What the task requires: Exactly as they appear, copy the lines of the listing from the one containing "December 19, 1975 was" through the final line, both included, and nothing else.

Entries supplied:
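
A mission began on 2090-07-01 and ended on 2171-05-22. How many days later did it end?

Day-of-year of July 1, 2090: 182.
Day-of-year of May 22, 2171: 142.
2090 has 365 days, so 365 − 182 = 183 days remain in 2090.
Full years 2091–2170: 61 common + 19 leap = 61×365 + 19×366 = 29219 days.
Total: 183 + 29219 + 142 = 29544 days.

29544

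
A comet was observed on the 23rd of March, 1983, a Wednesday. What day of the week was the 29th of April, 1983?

Friday

March 1983: 31 − 23 = 8 days remain.
April 1–29, 1983: 29 days.
Total: 8 + 29 = 37 days.
37 mod 7 = 2, so 2 days after Wednesday is Friday.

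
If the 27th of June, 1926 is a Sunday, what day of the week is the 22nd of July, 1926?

June 1926: 30 − 27 = 3 days remain.
July 1–22, 1926: 22 days.
Total: 3 + 22 = 25 days.
25 mod 7 = 4, so 4 days after Sunday is Thursday.

Thursday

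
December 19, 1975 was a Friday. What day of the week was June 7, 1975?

Count forward from the earlier date (June 7, 1975) to the later (December 19, 1975):
June 1975: 30 − 7 = 23 days remain.
Then July (31), August (31), September (30), October (31), November (30): 31 + 31 + 30 + 31 + 30 = 153 days.
December 1–19, 1975: 19 days.
Total: 23 + 153 + 19 = 195 days.
195 mod 7 = 6, so 6 days before Friday is Saturday.

Saturday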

Output of the task:
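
December 19, 1975 was a Friday. What day of the week was June 7, 1975?

Count forward from the earlier date (June 7, 1975) to the later (December 19, 1975):
June 1975: 30 − 7 = 23 days remain.
Then July (31), August (31), September (30), October (31), November (30): 31 + 31 + 30 + 31 + 30 = 153 days.
December 1–19, 1975: 19 days.
Total: 23 + 153 + 19 = 195 days.
195 mod 7 = 6, so 6 days before Friday is Saturday.

Saturday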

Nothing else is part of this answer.